**Task objective:** Whatever follows the line containing "B: arrival=1, burst=7, nice=-1" in the listing below should be printed exactly, along with that line itself.
──────── Available records
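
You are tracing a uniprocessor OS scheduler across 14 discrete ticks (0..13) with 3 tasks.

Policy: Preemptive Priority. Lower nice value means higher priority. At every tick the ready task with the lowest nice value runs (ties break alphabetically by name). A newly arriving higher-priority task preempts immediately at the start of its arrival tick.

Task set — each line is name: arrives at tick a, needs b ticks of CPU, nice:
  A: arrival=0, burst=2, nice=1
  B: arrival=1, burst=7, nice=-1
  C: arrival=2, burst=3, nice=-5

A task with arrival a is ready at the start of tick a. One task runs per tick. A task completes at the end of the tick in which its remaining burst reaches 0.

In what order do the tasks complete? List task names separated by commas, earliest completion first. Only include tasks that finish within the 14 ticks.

completion order = C, B, A

t=0: ready={A} → run A
t=1: ready={A,B} → run B
t=2: ready={A,B,C} → run C
t=3: ready={A,B,C} → run C
t=4: ready={A,B,C} → run C
t=5: ready={A,B} → run B
t=6: ready={A,B} → run B
t=7: ready={A,B} → run B
t=8: ready={A,B} → run B
t=9: ready={A,B} → run B
t=10: ready={A,B} → run B
t=11: ready={A} → run A
t=12: (idle)
t=13: (idle)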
────────────────
**Solved problem:**
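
  B: arrival=1, burst=7, nice=-1
  C: arrival=2, burst=3, nice=-5

A task with arrival a is ready at the start of tick a. One task runs per tick. A task completes at the end of the tick in which its remaining burst reaches 0.

In what order do the tasks complete? List task names separated by commas, earliest completion first. Only include tasks that finish within the 14 ticks.

completion order = C, B, A

t=0: ready={A} → run A
t=1: ready={A,B} → run B
t=2: ready={A,B,C} → run C
t=3: ready={A,B,C} → run C
t=4: ready={A,B,C} → run C
t=5: ready={A,B} → run B
t=6: ready={A,B} → run B
t=7: ready={A,B} → run B
t=8: ready={A,B} → run B
t=9: ready={A,B} → run B
t=10: ready={A,B} → run B
t=11: ready={A} → run A
t=12: (idle)
t=13: (idle)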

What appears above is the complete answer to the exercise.